**REQUIREMENT:**
Each record beneath this line is to be copied exactly.

**PROVIDED INFORMATION:**
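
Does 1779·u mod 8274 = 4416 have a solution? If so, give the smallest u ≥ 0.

342

gcd(1779, 8274) = 3, and 3 | 4416, so solutions exist.
Divide through by 3: 593·u mod 2758 = 1472.
593⁻¹ ≡ 493 (mod 2758).
u ≡ 493·1472 ≡ 342 (mod 2758).
The smallest non-negative solution is u = 342.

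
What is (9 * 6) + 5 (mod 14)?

9 * 6 = 54 ≡ 12 (mod 14)
12 + 5 = 17 ≡ 3 (mod 14)

3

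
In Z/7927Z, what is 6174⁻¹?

7927 = 1×6174 + 1753
6174 = 3×1753 + 915
1753 = 1×915 + 838
915 = 1×838 + 77
838 = 10×77 + 68
77 = 1×68 + 9
68 = 7×9 + 5
9 = 1×5 + 4
5 = 1×4 + 1
4 = 4×1 + 0
gcd(6174, 7927) = 1, so the inverse exists.
Back-substitute for 1:
1 = 1×5 − 1×4
  = −1×9 + 2×5
  = 2×68 − 15×9
  = −15×77 + 17×68
  = 17×838 − 185×77
  = −185×915 + 202×838
  = 202×1753 − 387×915
  = −387×6174 + 1363×1753
  = 1363×7927 − 1750×6174
So 6174⁻¹ ≡ −1750 ≡ 6177 (mod 7927).

6177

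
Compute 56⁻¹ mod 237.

182

237 = 4*56 + 13
56 = 4*13 + 4
13 = 3*4 + 1
4 = 4*1 + 0
gcd(56, 237) = 1, so the inverse exists.
Bézout: 1 = 13*237 − 55*56.
So 56⁻¹ ≡ −55 ≡ 182 (mod 237).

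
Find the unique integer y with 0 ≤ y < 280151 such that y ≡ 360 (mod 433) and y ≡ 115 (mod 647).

216860

433⁻¹ mod 647: 433·130 ≡ 1 (mod 647), so 433⁻¹ ≡ 130.
y = 360 + 433·((115 − 360)·130 mod 647) = 360 + 433·500 = 216860.
Check: 216860 mod 433 = 360, 216860 mod 647 = 115. ✓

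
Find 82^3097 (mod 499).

126

By square-and-multiply:
3097 in binary is 110000011001, i.e. 3097 = 2048 + 1024 + 16 + 8 + 1.
82^1 ≡ 82 (mod 499)
82^2 ≡ 82^2 = 6724 ≡ 237 (mod 499)
82^4 ≡ 237^2 = 56169 ≡ 281 (mod 499)
82^8 ≡ 281^2 = 78961 ≡ 119 (mod 499)
82^16 ≡ 119^2 = 14161 ≡ 189 (mod 499)
82^32 ≡ 189^2 = 35721 ≡ 292 (mod 499)
82^64 ≡ 292^2 = 85264 ≡ 434 (mod 499)
82^128 ≡ 434^2 = 188356 ≡ 233 (mod 499)
82^256 ≡ 233^2 = 54289 ≡ 397 (mod 499)
82^512 ≡ 397^2 = 157609 ≡ 424 (mod 499)
82^1024 ≡ 424^2 = 179776 ≡ 136 (mod 499)
82^2048 ≡ 136^2 = 18496 ≡ 33 (mod 499)
82^3097 = 82^2048 * 82^1024 * 82^16 * 82^8 * 82^1 ≡ 33 * 136 * 189 * 119 * 82 (mod 499).
Accumulate the product:
33 * 136 = 4488 ≡ 496
496 * 189 = 93744 ≡ 431
431 * 119 = 51289 ≡ 391
391 * 82 = 32062 ≡ 126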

**EXERCISE RESPONSE:**
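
Does 1779·u mod 8274 = 4416 have a solution? If so, give the smallest u ≥ 0.

342

gcd(1779, 8274) = 3, and 3 | 4416, so solutions exist.
Divide through by 3: 593·u mod 2758 = 1472.
593⁻¹ ≡ 493 (mod 2758).
u ≡ 493·1472 ≡ 342 (mod 2758).
The smallest non-negative solution is u = 342.

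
What is (9 * 6) + 5 (mod 14)?

9 * 6 = 54 ≡ 12 (mod 14)
12 + 5 = 17 ≡ 3 (mod 14)

3

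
In Z/7927Z, what is 6174⁻¹?

7927 = 1×6174 + 1753
6174 = 3×1753 + 915
1753 = 1×915 + 838
915 = 1×838 + 77
838 = 10×77 + 68
77 = 1×68 + 9
68 = 7×9 + 5
9 = 1×5 + 4
5 = 1×4 + 1
4 = 4×1 + 0
gcd(6174, 7927) = 1, so the inverse exists.
Back-substitute for 1:
1 = 1×5 − 1×4
  = −1×9 + 2×5
  = 2×68 − 15×9
  = −15×77 + 17×68
  = 17×838 − 185×77
  = −185×915 + 202×838
  = 202×1753 − 387×915
  = −387×6174 + 1363×1753
  = 1363×7927 − 1750×6174
So 6174⁻¹ ≡ −1750 ≡ 6177 (mod 7927).

6177

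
Compute 56⁻¹ mod 237.

182

237 = 4*56 + 13
56 = 4*13 + 4
13 = 3*4 + 1
4 = 4*1 + 0
gcd(56, 237) = 1, so the inverse exists.
Bézout: 1 = 13*237 − 55*56.
So 56⁻¹ ≡ −55 ≡ 182 (mod 237).

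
Find the unique integer y with 0 ≤ y < 280151 such that y ≡ 360 (mod 433) and y ≡ 115 (mod 647).

216860

433⁻¹ mod 647: 433·130 ≡ 1 (mod 647), so 433⁻¹ ≡ 130.
y = 360 + 433·((115 − 360)·130 mod 647) = 360 + 433·500 = 216860.
Check: 216860 mod 433 = 360, 216860 mod 647 = 115. ✓

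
Find 82^3097 (mod 499).

126

By square-and-multiply:
3097 in binary is 110000011001, i.e. 3097 = 2048 + 1024 + 16 + 8 + 1.
82^1 ≡ 82 (mod 499)
82^2 ≡ 82^2 = 6724 ≡ 237 (mod 499)
82^4 ≡ 237^2 = 56169 ≡ 281 (mod 499)
82^8 ≡ 281^2 = 78961 ≡ 119 (mod 499)
82^16 ≡ 119^2 = 14161 ≡ 189 (mod 499)
82^32 ≡ 189^2 = 35721 ≡ 292 (mod 499)
82^64 ≡ 292^2 = 85264 ≡ 434 (mod 499)
82^128 ≡ 434^2 = 188356 ≡ 233 (mod 499)
82^256 ≡ 233^2 = 54289 ≡ 397 (mod 499)
82^512 ≡ 397^2 = 157609 ≡ 424 (mod 499)
82^1024 ≡ 424^2 = 179776 ≡ 136 (mod 499)
82^2048 ≡ 136^2 = 18496 ≡ 33 (mod 499)
82^3097 = 82^2048 * 82^1024 * 82^16 * 82^8 * 82^1 ≡ 33 * 136 * 189 * 119 * 82 (mod 499).
Accumulate the product:
33 * 136 = 4488 ≡ 496
496 * 189 = 93744 ≡ 431
431 * 119 = 51289 ≡ 391
391 * 82 = 32062 ≡ 126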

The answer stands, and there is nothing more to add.